▶ **Data supplied**
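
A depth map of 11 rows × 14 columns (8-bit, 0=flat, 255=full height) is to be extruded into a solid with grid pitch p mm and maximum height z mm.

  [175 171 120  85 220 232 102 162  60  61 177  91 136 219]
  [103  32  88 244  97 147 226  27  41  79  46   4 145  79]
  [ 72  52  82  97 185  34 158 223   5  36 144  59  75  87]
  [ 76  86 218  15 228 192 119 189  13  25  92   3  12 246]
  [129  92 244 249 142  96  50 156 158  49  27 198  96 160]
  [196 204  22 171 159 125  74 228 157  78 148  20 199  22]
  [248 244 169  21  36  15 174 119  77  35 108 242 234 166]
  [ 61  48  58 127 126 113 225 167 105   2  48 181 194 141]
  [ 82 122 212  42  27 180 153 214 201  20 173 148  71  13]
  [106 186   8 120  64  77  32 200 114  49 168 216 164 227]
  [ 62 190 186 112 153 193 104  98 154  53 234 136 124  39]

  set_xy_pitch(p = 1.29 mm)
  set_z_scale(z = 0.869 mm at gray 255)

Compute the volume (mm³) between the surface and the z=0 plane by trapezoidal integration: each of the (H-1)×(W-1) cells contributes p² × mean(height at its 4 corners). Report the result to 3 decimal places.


height_mm = gray/255 × 0.869; cell vol = 1.29² × mean(4 corners)
unit = 1.29² × 0.869 / (4×255) = 0.00141775 mm³ per gray-sum
row 0: Σ corner-gray over 13 cells = 6162  → 8.7362
row 1: Σ corner-gray over 13 cells = 4993  → 7.0788
row 2: Σ corner-gray over 13 cells = 5165  → 7.3227
row 3: Σ corner-gray over 13 cells = 6109  → 8.6610
row 4: Σ corner-gray over 13 cells = 6791  → 9.6279
row 5: Σ corner-gray over 13 cells = 6750  → 9.5698
row 6: Σ corner-gray over 13 cells = 6352  → 9.0055
row 7: Σ corner-gray over 13 cells = 6211  → 8.8056
row 8: Σ corner-gray over 13 cells = 6350  → 9.0027
row 9: Σ corner-gray over 13 cells = 6704  → 9.5046
Σ rows: total corner-gray = 61587  → 87.3148 mm³

87.315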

▶ **Task instructions**
Here the job is to set down exactly the lines of the material above that fall between the one with "[248 244 169" and the one with "set_xy_pitch(p = 1.29 mm)", inclusive, and nothing beyond them.

▶ **Task output**
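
  [248 244 169  21  36  15 174 119  77  35 108 242 234 166]
  [ 61  48  58 127 126 113 225 167 105   2  48 181 194 141]
  [ 82 122 212  42  27 180 153 214 201  20 173 148  71  13]
  [106 186   8 120  64  77  32 200 114  49 168 216 164 227]
  [ 62 190 186 112 153 193 104  98 154  53 234 136 124  39]

  set_xy_pitch(p = 1.29 mm)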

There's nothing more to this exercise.